(Dataset entries)
◆ ◆ ◆

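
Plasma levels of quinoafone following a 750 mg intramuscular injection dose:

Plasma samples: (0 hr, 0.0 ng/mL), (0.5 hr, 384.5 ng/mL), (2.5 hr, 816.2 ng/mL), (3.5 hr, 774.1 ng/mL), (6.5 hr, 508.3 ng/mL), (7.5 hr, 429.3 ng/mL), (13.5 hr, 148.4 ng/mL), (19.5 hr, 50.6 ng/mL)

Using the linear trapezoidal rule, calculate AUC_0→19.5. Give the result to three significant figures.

AUC = 6810 ng/mL·hr

Trapezoidal AUC_0→19.5:
  [0→0.5]: (0.0+384.5)/2 × 0.5 = 96.125
  [0.5→2.5]: (384.5+816.2)/2 × 2 = 1200.7
  [2.5→3.5]: (816.2+774.1)/2 × 1 = 795.15
  [3.5→6.5]: (774.1+508.3)/2 × 3 = 1923.6
  [6.5→7.5]: (508.3+429.3)/2 × 1 = 468.8
  [7.5→13.5]: (429.3+148.4)/2 × 6 = 1733.1
  [13.5→19.5]: (148.4+50.6)/2 × 6 = 597.0
  Sum = 6814.475 ng/mL·hr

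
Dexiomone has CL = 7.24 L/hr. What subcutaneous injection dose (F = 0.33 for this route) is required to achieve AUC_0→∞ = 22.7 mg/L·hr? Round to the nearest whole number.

Dose = CL × AUC_0→∞ / F
     = 7.24 × 22.7 / 0.33 = 498.024 mg

Dose = 498 mg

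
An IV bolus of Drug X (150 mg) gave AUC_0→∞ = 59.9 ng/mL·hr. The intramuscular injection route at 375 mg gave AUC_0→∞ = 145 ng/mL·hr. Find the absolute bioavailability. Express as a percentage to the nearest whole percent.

F = 97%

F = (AUC_ev / D_ev) / (AUC_iv / D_iv)
  = (145/375) / (59.9/150)
  = 0.386667 / 0.399333 = 0.9683
  = 96.83%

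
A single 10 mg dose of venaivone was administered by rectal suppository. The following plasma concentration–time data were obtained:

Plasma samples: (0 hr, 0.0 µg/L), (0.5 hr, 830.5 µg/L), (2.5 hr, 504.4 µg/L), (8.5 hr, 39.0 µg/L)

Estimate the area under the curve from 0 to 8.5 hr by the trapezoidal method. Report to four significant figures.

AUC = 3173 µg/L·hr

Trapezoidal AUC_0→8.5:
  [0→0.5]: (0.0+830.5)/2 × 0.5 = 207.625
  [0.5→2.5]: (830.5+504.4)/2 × 2 = 1334.9
  [2.5→8.5]: (504.4+39.0)/2 × 6 = 1630.2
  Sum = 3172.725 µg/L·hr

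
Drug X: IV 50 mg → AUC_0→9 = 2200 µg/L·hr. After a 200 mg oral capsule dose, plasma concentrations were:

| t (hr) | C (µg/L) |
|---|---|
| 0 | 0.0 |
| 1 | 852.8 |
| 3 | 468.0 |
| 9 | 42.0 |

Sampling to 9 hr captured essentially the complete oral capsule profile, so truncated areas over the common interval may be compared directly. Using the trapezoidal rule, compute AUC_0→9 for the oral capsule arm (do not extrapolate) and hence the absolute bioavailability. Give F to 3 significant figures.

Trapezoidal AUC_0→9 (oral capsule):
  [0→1]: (0.0+852.8)/2 × 1 = 426.4
  [1→3]: (852.8+468.0)/2 × 2 = 1320.8
  [3→9]: (468.0+42.0)/2 × 6 = 1530.0
  Sum = 3277.2 µg/L·hr
F = (AUC_ev/D_ev)/(AUC_iv/D_iv) = (3277.2/200)/(2200/50) = 16.386/44 = 0.3724

F = 0.372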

◆ ◆ ◆

With the entries above as the source, set down exactly the lines from the one holding "(hr) | C (µg/L) |" through the last line, both ends included.

Answer for this exercise:
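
| t (hr) | C (µg/L) |
|---|---|
| 0 | 0.0 |
| 1 | 852.8 |
| 3 | 468.0 |
| 9 | 42.0 |

Sampling to 9 hr captured essentially the complete oral capsule profile, so truncated areas over the common interval may be compared directly. Using the trapezoidal rule, compute AUC_0→9 for the oral capsule arm (do not extrapolate) and hence the absolute bioavailability. Give F to 3 significant figures.

Trapezoidal AUC_0→9 (oral capsule):
  [0→1]: (0.0+852.8)/2 × 1 = 426.4
  [1→3]: (852.8+468.0)/2 × 2 = 1320.8
  [3→9]: (468.0+42.0)/2 × 6 = 1530.0
  Sum = 3277.2 µg/L·hr
F = (AUC_ev/D_ev)/(AUC_iv/D_iv) = (3277.2/200)/(2200/50) = 16.386/44 = 0.3724

F = 0.372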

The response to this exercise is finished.